*** DATA LISTING ***

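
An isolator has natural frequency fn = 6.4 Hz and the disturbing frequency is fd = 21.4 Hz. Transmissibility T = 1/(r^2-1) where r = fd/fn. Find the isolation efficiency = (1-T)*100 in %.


r = 21.4 / 6.4 = 3.34375
r^2 - 1 = 3.34375^2 - 1 = 10.1807
T = 1/10.1807 = 0.0982251
Efficiency = (1 - 0.0982251)*100 = 90.177 %


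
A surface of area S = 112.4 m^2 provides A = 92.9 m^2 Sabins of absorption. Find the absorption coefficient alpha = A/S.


Absorption coefficient = absorbed power / incident power
alpha = A / S = 92.9 / 112.4 = 0.82651


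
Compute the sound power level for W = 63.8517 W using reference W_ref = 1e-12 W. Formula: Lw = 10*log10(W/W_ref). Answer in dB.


W / W_ref = 63.8517 / 1e-12 = 6.38517e+13
Lw = 10 * log10(6.38517e+13) = 138.05 dB


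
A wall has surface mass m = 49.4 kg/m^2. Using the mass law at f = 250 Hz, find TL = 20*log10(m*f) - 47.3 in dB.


m * f = 49.4 * 250 = 12350
20*log10(12350) = 81.8333 dB
TL = 81.8333 - 47.3 = 34.533 dB


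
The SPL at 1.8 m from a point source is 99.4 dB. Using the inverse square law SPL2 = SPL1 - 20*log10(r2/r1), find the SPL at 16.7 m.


r2/r1 = 16.7/1.8 = 9.27778
Correction = 20*log10(9.27778) = 19.3489 dB
SPL2 = 99.4 - 19.3489 = 80.051 dB


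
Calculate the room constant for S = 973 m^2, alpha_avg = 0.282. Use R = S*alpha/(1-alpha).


R = 973 * 0.282 / (1 - 0.282) = 382.15 m^2


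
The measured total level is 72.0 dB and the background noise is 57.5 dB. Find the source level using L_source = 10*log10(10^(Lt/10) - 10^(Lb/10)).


10^(72.0/10) = 1.58489e+07
10^(57.5/10) = 562341
Difference = 1.58489e+07 - 562341 = 1.52866e+07
L_source = 10*log10(1.52866e+07) = 71.843 dB


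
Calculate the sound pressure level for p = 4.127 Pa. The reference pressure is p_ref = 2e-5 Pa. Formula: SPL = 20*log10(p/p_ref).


p / p_ref = 4.127 / 2e-5 = 206350
SPL = 20 * log10(206350) = 106.29 dB


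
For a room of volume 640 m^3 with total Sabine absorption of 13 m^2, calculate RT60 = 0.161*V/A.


RT60 = 0.161 * 640 / 13 = 7.9262 s


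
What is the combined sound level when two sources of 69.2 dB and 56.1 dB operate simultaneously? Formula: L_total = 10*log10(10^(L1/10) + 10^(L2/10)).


10^(69.2/10) = 8.31764e+06
10^(56.1/10) = 407380
Sum = 8.31764e+06 + 407380 = 8.72502e+06
L_total = 10*log10(8.72502e+06) = 69.408 dB


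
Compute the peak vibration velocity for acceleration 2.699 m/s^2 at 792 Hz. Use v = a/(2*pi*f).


omega = 2*pi*f = 2*pi*792 = 4976.28 rad/s
v = a / omega = 2.699 / 4976.28 = 0.00054237 m/s


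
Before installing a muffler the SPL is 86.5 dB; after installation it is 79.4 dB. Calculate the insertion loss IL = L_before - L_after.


Insertion loss = SPL without muffler - SPL with muffler
IL = 86.5 - 79.4 = 7.1 dB


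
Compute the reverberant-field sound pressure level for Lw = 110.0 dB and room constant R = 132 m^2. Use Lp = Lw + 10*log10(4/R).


4/R = 4/132 = 0.030303
Lp = 110.0 + 10*log10(0.030303) = 94.815 dB


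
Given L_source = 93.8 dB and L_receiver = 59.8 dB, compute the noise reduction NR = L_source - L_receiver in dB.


NR = L_source - L_receiver (difference between source and receiving room levels)
NR = 93.8 - 59.8 = 34 dB


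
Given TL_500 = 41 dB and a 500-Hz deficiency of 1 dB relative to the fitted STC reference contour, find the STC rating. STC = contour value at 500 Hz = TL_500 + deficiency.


By ASTM E413, STC = value of the fitted reference contour at 500 Hz.
Contour value at 500 Hz = TL_500 + deficiency = 41 + 1 = 42
STC = 42


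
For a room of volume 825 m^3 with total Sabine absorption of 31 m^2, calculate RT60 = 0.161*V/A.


RT60 = 0.161 * 825 / 31 = 4.2847 s


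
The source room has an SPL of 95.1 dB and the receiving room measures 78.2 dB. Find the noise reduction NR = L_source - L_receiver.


NR = L_source - L_receiver (difference between source and receiving room levels)
NR = 95.1 - 78.2 = 16.9 dB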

***

▶ _EXERCISE_: Repeat the listing exactly, keeping every word in place.

▶ _TASK RESPONSE_:
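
An isolator has natural frequency fn = 6.4 Hz and the disturbing frequency is fd = 21.4 Hz. Transmissibility T = 1/(r^2-1) where r = fd/fn. Find the isolation efficiency = (1-T)*100 in %.


r = 21.4 / 6.4 = 3.34375
r^2 - 1 = 3.34375^2 - 1 = 10.1807
T = 1/10.1807 = 0.0982251
Efficiency = (1 - 0.0982251)*100 = 90.177 %


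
A surface of area S = 112.4 m^2 provides A = 92.9 m^2 Sabins of absorption. Find the absorption coefficient alpha = A/S.


Absorption coefficient = absorbed power / incident power
alpha = A / S = 92.9 / 112.4 = 0.82651


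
Compute the sound power level for W = 63.8517 W using reference W_ref = 1e-12 W. Formula: Lw = 10*log10(W/W_ref). Answer in dB.


W / W_ref = 63.8517 / 1e-12 = 6.38517e+13
Lw = 10 * log10(6.38517e+13) = 138.05 dB


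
A wall has surface mass m = 49.4 kg/m^2. Using the mass law at f = 250 Hz, find TL = 20*log10(m*f) - 47.3 in dB.


m * f = 49.4 * 250 = 12350
20*log10(12350) = 81.8333 dB
TL = 81.8333 - 47.3 = 34.533 dB


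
The SPL at 1.8 m from a point source is 99.4 dB. Using the inverse square law SPL2 = SPL1 - 20*log10(r2/r1), find the SPL at 16.7 m.


r2/r1 = 16.7/1.8 = 9.27778
Correction = 20*log10(9.27778) = 19.3489 dB
SPL2 = 99.4 - 19.3489 = 80.051 dB


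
Calculate the room constant for S = 973 m^2, alpha_avg = 0.282. Use R = S*alpha/(1-alpha).


R = 973 * 0.282 / (1 - 0.282) = 382.15 m^2


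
The measured total level is 72.0 dB and the background noise is 57.5 dB. Find the source level using L_source = 10*log10(10^(Lt/10) - 10^(Lb/10)).


10^(72.0/10) = 1.58489e+07
10^(57.5/10) = 562341
Difference = 1.58489e+07 - 562341 = 1.52866e+07
L_source = 10*log10(1.52866e+07) = 71.843 dB


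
Calculate the sound pressure level for p = 4.127 Pa. The reference pressure is p_ref = 2e-5 Pa. Formula: SPL = 20*log10(p/p_ref).


p / p_ref = 4.127 / 2e-5 = 206350
SPL = 20 * log10(206350) = 106.29 dB


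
For a room of volume 640 m^3 with total Sabine absorption of 13 m^2, calculate RT60 = 0.161*V/A.


RT60 = 0.161 * 640 / 13 = 7.9262 s


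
What is the combined sound level when two sources of 69.2 dB and 56.1 dB operate simultaneously? Formula: L_total = 10*log10(10^(L1/10) + 10^(L2/10)).


10^(69.2/10) = 8.31764e+06
10^(56.1/10) = 407380
Sum = 8.31764e+06 + 407380 = 8.72502e+06
L_total = 10*log10(8.72502e+06) = 69.408 dB


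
Compute the peak vibration velocity for acceleration 2.699 m/s^2 at 792 Hz. Use v = a/(2*pi*f).


omega = 2*pi*f = 2*pi*792 = 4976.28 rad/s
v = a / omega = 2.699 / 4976.28 = 0.00054237 m/s


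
Before installing a muffler the SPL is 86.5 dB; after installation it is 79.4 dB. Calculate the insertion loss IL = L_before - L_after.


Insertion loss = SPL without muffler - SPL with muffler
IL = 86.5 - 79.4 = 7.1 dB


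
Compute the reverberant-field sound pressure level for Lw = 110.0 dB and room constant R = 132 m^2. Use Lp = Lw + 10*log10(4/R).


4/R = 4/132 = 0.030303
Lp = 110.0 + 10*log10(0.030303) = 94.815 dB


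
Given L_source = 93.8 dB and L_receiver = 59.8 dB, compute the noise reduction NR = L_source - L_receiver in dB.


NR = L_source - L_receiver (difference between source and receiving room levels)
NR = 93.8 - 59.8 = 34 dB


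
Given TL_500 = 41 dB and a 500-Hz deficiency of 1 dB relative to the fitted STC reference contour, find the STC rating. STC = contour value at 500 Hz = TL_500 + deficiency.


By ASTM E413, STC = value of the fitted reference contour at 500 Hz.
Contour value at 500 Hz = TL_500 + deficiency = 41 + 1 = 42
STC = 42


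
For a room of volume 825 m^3 with total Sabine absorption of 31 m^2, calculate RT60 = 0.161*V/A.


RT60 = 0.161 * 825 / 31 = 4.2847 s


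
The source room has an SPL of 95.1 dB and the receiving room measures 78.2 dB. Find the noise reduction NR = L_source - L_receiver.


NR = L_source - L_receiver (difference between source and receiving room levels)
NR = 95.1 - 78.2 = 16.9 dB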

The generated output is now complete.